### [PROVIDED RECORDS]
######

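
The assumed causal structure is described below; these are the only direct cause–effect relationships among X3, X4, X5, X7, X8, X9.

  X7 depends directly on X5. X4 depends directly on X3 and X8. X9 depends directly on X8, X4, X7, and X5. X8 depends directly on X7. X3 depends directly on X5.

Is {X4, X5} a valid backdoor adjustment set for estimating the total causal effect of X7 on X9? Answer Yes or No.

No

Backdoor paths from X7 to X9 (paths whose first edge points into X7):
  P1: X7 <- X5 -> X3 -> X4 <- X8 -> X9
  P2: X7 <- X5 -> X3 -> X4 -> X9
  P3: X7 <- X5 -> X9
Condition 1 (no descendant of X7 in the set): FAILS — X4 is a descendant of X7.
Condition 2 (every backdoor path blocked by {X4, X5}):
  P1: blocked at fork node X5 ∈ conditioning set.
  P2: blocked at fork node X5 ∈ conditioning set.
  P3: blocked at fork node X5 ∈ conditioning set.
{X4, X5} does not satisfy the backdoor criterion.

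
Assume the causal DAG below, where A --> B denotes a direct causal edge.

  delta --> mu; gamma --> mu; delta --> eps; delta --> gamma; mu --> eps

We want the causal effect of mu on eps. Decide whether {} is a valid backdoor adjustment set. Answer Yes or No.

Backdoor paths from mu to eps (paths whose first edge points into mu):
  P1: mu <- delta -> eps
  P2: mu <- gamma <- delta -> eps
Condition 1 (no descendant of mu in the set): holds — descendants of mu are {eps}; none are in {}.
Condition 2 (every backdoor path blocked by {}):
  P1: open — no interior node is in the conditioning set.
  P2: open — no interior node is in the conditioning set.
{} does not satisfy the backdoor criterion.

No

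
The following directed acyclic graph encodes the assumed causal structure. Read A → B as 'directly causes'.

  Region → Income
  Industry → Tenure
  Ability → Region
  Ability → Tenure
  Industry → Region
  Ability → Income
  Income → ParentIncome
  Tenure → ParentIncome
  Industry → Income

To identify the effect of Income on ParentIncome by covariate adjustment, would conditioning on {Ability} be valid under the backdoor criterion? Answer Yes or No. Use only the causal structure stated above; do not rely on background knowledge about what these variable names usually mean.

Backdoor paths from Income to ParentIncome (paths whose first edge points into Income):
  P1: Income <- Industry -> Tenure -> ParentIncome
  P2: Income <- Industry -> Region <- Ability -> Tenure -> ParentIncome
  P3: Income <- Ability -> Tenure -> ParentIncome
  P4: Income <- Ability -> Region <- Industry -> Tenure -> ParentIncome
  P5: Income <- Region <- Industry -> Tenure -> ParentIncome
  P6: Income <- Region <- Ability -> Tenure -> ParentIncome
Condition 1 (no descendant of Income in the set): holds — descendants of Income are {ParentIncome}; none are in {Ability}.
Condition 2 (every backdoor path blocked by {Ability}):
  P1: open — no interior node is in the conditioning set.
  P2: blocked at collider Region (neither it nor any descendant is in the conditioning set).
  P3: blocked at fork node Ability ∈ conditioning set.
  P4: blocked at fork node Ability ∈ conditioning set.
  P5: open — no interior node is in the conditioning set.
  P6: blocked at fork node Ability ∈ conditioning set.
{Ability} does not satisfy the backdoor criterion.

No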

######

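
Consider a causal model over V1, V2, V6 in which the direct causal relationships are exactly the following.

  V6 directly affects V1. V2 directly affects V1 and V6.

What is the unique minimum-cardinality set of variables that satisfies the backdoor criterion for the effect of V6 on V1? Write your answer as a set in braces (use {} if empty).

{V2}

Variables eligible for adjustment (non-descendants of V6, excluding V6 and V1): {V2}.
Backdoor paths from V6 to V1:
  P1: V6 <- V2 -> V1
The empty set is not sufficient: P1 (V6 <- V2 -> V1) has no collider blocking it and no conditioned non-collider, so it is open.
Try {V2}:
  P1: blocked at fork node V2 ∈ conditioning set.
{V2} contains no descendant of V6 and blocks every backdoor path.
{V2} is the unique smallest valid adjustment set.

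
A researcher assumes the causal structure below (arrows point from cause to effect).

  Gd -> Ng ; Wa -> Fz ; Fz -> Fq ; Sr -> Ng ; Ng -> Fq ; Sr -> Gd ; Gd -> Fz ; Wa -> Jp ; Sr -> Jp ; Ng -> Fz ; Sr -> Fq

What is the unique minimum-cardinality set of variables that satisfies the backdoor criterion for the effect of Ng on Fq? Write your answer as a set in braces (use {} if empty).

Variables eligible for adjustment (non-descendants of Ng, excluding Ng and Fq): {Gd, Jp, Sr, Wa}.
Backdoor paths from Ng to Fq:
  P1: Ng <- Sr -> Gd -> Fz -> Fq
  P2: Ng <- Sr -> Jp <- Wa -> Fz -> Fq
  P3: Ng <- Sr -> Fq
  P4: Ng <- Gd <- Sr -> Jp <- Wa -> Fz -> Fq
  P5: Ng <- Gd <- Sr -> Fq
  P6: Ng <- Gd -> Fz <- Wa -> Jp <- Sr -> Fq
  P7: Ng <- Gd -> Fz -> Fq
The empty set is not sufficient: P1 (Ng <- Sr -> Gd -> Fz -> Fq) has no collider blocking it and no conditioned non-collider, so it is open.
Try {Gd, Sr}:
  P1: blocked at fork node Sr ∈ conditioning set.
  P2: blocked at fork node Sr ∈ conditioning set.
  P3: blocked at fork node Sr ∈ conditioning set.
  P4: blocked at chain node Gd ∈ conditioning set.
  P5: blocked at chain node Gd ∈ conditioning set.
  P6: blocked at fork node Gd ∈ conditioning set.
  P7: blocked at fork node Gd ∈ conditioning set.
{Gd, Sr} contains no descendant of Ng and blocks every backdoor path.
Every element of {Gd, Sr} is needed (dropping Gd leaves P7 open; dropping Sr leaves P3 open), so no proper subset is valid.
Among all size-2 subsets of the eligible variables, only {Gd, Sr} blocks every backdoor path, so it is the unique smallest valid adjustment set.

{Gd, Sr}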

######

The listing above holds a line with "The assumed causal structure is" and a line with "delta --> mu;". Print the stretch from the first through the second, exactly and alone.

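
The assumed causal structure is described below; these are the only direct cause–effect relationships among X3, X4, X5, X7, X8, X9.

  X7 depends directly on X5. X4 depends directly on X3 and X8. X9 depends directly on X8, X4, X7, and X5. X8 depends directly on X7. X3 depends directly on X5.

Is {X4, X5} a valid backdoor adjustment set for estimating the total causal effect of X7 on X9? Answer Yes or No.

No

Backdoor paths from X7 to X9 (paths whose first edge points into X7):
  P1: X7 <- X5 -> X3 -> X4 <- X8 -> X9
  P2: X7 <- X5 -> X3 -> X4 -> X9
  P3: X7 <- X5 -> X9
Condition 1 (no descendant of X7 in the set): FAILS — X4 is a descendant of X7.
Condition 2 (every backdoor path blocked by {X4, X5}):
  P1: blocked at fork node X5 ∈ conditioning set.
  P2: blocked at fork node X5 ∈ conditioning set.
  P3: blocked at fork node X5 ∈ conditioning set.
{X4, X5} does not satisfy the backdoor criterion.

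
Assume the causal DAG below, where A --> B denotes a direct causal edge.

  delta --> mu; gamma --> mu; delta --> eps; delta --> gamma; mu --> eps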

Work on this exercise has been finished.